#### What the task asks
Give back the full listing that follows exactly as it reads.

#### Dataset records
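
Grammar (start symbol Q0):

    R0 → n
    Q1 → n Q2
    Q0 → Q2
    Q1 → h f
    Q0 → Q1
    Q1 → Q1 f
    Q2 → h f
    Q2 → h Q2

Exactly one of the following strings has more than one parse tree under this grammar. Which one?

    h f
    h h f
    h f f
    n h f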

#### Solved exercise
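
Grammar (start symbol Q0):

    R0 → n
    Q1 → n Q2
    Q0 → Q2
    Q1 → h f
    Q0 → Q1
    Q1 → Q1 f
    Q2 → h f
    Q2 → h Q2

Exactly one of the following strings has more than one parse tree under this grammar. Which one?

    h f
    h h f
    h f f
    n h f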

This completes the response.